-- Data extract follows --
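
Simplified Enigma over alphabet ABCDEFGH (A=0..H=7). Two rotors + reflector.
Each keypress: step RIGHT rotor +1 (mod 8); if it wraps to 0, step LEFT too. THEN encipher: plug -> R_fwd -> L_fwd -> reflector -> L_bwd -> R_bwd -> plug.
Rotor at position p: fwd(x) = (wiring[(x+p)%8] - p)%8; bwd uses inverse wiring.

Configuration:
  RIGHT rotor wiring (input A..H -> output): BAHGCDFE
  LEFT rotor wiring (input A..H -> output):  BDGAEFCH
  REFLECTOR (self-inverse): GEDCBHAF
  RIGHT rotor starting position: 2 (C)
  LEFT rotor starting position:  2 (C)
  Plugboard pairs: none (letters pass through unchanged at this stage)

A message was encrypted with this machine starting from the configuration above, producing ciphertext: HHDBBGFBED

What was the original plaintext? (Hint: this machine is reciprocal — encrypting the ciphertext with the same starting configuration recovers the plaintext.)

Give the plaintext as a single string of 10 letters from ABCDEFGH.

Char 1 ('H'): step: R->3, L=2; H->plug->H->R->E->L->A->refl->G->L'->B->R'->E->plug->E
Char 2 ('H'): step: R->4, L=2; H->plug->H->R->C->L->C->refl->D->L'->D->R'->G->plug->G
Char 3 ('D'): step: R->5, L=2; D->plug->D->R->E->L->A->refl->G->L'->B->R'->G->plug->G
Char 4 ('B'): step: R->6, L=2; B->plug->B->R->G->L->H->refl->F->L'->F->R'->H->plug->H
Char 5 ('B'): step: R->7, L=2; B->plug->B->R->C->L->C->refl->D->L'->D->R'->F->plug->F
Char 6 ('G'): step: R->0, L->3 (L advanced); G->plug->G->R->F->L->G->refl->A->L'->G->R'->D->plug->D
Char 7 ('F'): step: R->1, L=3; F->plug->F->R->E->L->E->refl->B->L'->B->R'->D->plug->D
Char 8 ('B'): step: R->2, L=3; B->plug->B->R->E->L->E->refl->B->L'->B->R'->D->plug->D
Char 9 ('E'): step: R->3, L=3; E->plug->E->R->B->L->B->refl->E->L'->E->R'->H->plug->H
Char 10 ('D'): step: R->4, L=3; D->plug->D->R->A->L->F->refl->H->L'->D->R'->G->plug->G

Answer: EGGHFDDDHG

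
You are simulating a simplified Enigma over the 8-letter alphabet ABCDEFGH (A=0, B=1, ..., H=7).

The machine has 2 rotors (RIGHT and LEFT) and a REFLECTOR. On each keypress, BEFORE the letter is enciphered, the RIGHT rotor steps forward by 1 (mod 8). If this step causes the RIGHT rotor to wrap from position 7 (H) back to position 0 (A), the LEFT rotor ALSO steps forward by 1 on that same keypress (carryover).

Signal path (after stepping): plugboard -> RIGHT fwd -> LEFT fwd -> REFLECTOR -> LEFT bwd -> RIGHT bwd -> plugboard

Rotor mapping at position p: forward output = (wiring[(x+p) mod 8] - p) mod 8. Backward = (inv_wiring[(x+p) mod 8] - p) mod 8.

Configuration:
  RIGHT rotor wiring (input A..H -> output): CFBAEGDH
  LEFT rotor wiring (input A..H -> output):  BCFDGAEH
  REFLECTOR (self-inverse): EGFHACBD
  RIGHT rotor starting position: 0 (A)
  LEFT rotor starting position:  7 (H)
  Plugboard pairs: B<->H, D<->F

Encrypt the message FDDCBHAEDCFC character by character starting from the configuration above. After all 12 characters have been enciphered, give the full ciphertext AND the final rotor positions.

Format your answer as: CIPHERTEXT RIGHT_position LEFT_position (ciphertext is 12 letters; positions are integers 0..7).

Char 1 ('F'): step: R->1, L=7; F->plug->D->R->D->L->G->refl->B->L'->G->R'->G->plug->G
Char 2 ('D'): step: R->2, L=7; D->plug->F->R->F->L->H->refl->D->L'->C->R'->C->plug->C
Char 3 ('D'): step: R->3, L=7; D->plug->F->R->H->L->F->refl->C->L'->B->R'->B->plug->H
Char 4 ('C'): step: R->4, L=7; C->plug->C->R->H->L->F->refl->C->L'->B->R'->F->plug->D
Char 5 ('B'): step: R->5, L=7; B->plug->H->R->H->L->F->refl->C->L'->B->R'->A->plug->A
Char 6 ('H'): step: R->6, L=7; H->plug->B->R->B->L->C->refl->F->L'->H->R'->D->plug->F
Char 7 ('A'): step: R->7, L=7; A->plug->A->R->A->L->A->refl->E->L'->E->R'->H->plug->B
Char 8 ('E'): step: R->0, L->0 (L advanced); E->plug->E->R->E->L->G->refl->B->L'->A->R'->D->plug->F
Char 9 ('D'): step: R->1, L=0; D->plug->F->R->C->L->F->refl->C->L'->B->R'->H->plug->B
Char 10 ('C'): step: R->2, L=0; C->plug->C->R->C->L->F->refl->C->L'->B->R'->E->plug->E
Char 11 ('F'): step: R->3, L=0; F->plug->D->R->A->L->B->refl->G->L'->E->R'->E->plug->E
Char 12 ('C'): step: R->4, L=0; C->plug->C->R->H->L->H->refl->D->L'->D->R'->D->plug->F
Final: ciphertext=GCHDAFBFBEEF, RIGHT=4, LEFT=0

Answer: GCHDAFBFBEEF 4 0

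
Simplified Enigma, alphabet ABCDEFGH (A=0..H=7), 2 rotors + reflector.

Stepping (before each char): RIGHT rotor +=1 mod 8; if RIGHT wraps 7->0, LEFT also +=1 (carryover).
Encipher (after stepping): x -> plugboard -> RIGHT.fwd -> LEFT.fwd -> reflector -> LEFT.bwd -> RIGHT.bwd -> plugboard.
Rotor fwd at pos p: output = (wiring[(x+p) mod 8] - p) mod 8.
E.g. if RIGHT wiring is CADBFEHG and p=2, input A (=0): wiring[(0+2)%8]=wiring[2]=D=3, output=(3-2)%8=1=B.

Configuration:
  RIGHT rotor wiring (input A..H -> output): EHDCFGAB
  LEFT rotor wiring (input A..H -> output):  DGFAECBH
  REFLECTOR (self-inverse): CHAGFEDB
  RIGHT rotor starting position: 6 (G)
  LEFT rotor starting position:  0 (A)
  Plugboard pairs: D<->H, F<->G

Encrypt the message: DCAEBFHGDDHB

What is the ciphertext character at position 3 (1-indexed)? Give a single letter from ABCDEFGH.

Char 1 ('D'): step: R->7, L=0; D->plug->H->R->B->L->G->refl->D->L'->A->R'->C->plug->C
Char 2 ('C'): step: R->0, L->1 (L advanced); C->plug->C->R->D->L->D->refl->G->L'->G->R'->F->plug->G
Char 3 ('A'): step: R->1, L=1; A->plug->A->R->G->L->G->refl->D->L'->D->R'->H->plug->D

D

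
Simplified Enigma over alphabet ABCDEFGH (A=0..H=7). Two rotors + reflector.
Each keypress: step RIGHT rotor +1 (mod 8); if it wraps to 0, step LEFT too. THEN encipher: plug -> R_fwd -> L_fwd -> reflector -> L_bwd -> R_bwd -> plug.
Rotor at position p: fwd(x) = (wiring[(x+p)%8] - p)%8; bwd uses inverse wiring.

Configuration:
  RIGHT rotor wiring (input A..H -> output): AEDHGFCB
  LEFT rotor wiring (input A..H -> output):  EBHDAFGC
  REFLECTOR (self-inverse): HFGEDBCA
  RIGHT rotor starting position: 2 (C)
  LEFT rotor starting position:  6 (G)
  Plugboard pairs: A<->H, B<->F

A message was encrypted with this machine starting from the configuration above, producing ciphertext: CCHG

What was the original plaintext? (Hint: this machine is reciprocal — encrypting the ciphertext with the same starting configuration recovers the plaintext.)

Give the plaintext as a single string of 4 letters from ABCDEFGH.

Char 1 ('C'): step: R->3, L=6; C->plug->C->R->C->L->G->refl->C->L'->G->R'->E->plug->E
Char 2 ('C'): step: R->4, L=6; C->plug->C->R->G->L->C->refl->G->L'->C->R'->A->plug->H
Char 3 ('H'): step: R->5, L=6; H->plug->A->R->A->L->A->refl->H->L'->H->R'->E->plug->E
Char 4 ('G'): step: R->6, L=6; G->plug->G->R->A->L->A->refl->H->L'->H->R'->H->plug->A

Answer: EHEA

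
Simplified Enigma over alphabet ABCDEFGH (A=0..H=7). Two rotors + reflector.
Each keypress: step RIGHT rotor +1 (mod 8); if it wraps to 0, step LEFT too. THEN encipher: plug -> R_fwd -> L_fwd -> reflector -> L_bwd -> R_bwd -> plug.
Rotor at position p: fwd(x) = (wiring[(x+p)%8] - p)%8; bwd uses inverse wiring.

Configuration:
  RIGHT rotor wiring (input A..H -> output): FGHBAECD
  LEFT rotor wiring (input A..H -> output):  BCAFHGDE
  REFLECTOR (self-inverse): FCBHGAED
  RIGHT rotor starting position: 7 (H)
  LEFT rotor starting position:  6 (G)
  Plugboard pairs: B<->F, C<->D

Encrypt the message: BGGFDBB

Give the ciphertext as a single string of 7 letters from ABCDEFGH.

Char 1 ('B'): step: R->0, L->7 (L advanced); B->plug->F->R->E->L->G->refl->E->L'->H->R'->C->plug->D
Char 2 ('G'): step: R->1, L=7; G->plug->G->R->C->L->D->refl->H->L'->G->R'->B->plug->F
Char 3 ('G'): step: R->2, L=7; G->plug->G->R->D->L->B->refl->C->L'->B->R'->F->plug->B
Char 4 ('F'): step: R->3, L=7; F->plug->B->R->F->L->A->refl->F->L'->A->R'->E->plug->E
Char 5 ('D'): step: R->4, L=7; D->plug->C->R->G->L->H->refl->D->L'->C->R'->F->plug->B
Char 6 ('B'): step: R->5, L=7; B->plug->F->R->C->L->D->refl->H->L'->G->R'->C->plug->D
Char 7 ('B'): step: R->6, L=7; B->plug->F->R->D->L->B->refl->C->L'->B->R'->E->plug->E

Answer: DFBEBDE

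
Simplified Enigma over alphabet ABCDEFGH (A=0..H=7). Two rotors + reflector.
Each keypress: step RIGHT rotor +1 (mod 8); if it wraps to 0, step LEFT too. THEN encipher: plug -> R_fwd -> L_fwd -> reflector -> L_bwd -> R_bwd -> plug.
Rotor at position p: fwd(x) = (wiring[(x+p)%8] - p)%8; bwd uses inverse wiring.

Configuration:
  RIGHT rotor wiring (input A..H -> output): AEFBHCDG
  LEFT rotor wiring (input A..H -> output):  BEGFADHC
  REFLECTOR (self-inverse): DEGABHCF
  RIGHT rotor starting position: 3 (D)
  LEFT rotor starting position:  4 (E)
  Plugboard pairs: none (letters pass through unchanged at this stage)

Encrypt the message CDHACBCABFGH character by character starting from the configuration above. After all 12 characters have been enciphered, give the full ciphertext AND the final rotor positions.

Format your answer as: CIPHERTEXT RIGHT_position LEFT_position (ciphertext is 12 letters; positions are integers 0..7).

Answer: FBGFGFACCCBE 7 5

Derivation:
Char 1 ('C'): step: R->4, L=4; C->plug->C->R->H->L->B->refl->E->L'->A->R'->F->plug->F
Char 2 ('D'): step: R->5, L=4; D->plug->D->R->D->L->G->refl->C->L'->G->R'->B->plug->B
Char 3 ('H'): step: R->6, L=4; H->plug->H->R->E->L->F->refl->H->L'->B->R'->G->plug->G
Char 4 ('A'): step: R->7, L=4; A->plug->A->R->H->L->B->refl->E->L'->A->R'->F->plug->F
Char 5 ('C'): step: R->0, L->5 (L advanced); C->plug->C->R->F->L->B->refl->E->L'->D->R'->G->plug->G
Char 6 ('B'): step: R->1, L=5; B->plug->B->R->E->L->H->refl->F->L'->C->R'->F->plug->F
Char 7 ('C'): step: R->2, L=5; C->plug->C->R->F->L->B->refl->E->L'->D->R'->A->plug->A
Char 8 ('A'): step: R->3, L=5; A->plug->A->R->G->L->A->refl->D->L'->H->R'->C->plug->C
Char 9 ('B'): step: R->4, L=5; B->plug->B->R->G->L->A->refl->D->L'->H->R'->C->plug->C
Char 10 ('F'): step: R->5, L=5; F->plug->F->R->A->L->G->refl->C->L'->B->R'->C->plug->C
Char 11 ('G'): step: R->6, L=5; G->plug->G->R->B->L->C->refl->G->L'->A->R'->B->plug->B
Char 12 ('H'): step: R->7, L=5; H->plug->H->R->E->L->H->refl->F->L'->C->R'->E->plug->E
Final: ciphertext=FBGFGFACCCBE, RIGHT=7, LEFT=5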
-- Data extract concluded --
**Task to carry out**
Copy out, word for word, the part of the entries above that begins at the line with "Encipher (after stepping): x" and ends at the line with "RIGHT rotor starting position: 6 (G)", including both.

**Output of the task**
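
Encipher (after stepping): x -> plugboard -> RIGHT.fwd -> LEFT.fwd -> reflector -> LEFT.bwd -> RIGHT.bwd -> plugboard.
Rotor fwd at pos p: output = (wiring[(x+p) mod 8] - p) mod 8.
E.g. if RIGHT wiring is CADBFEHG and p=2, input A (=0): wiring[(0+2)%8]=wiring[2]=D=3, output=(3-2)%8=1=B.

Configuration:
  RIGHT rotor wiring (input A..H -> output): EHDCFGAB
  LEFT rotor wiring (input A..H -> output):  DGFAECBH
  REFLECTOR (self-inverse): CHAGFEDB
  RIGHT rotor starting position: 6 (G)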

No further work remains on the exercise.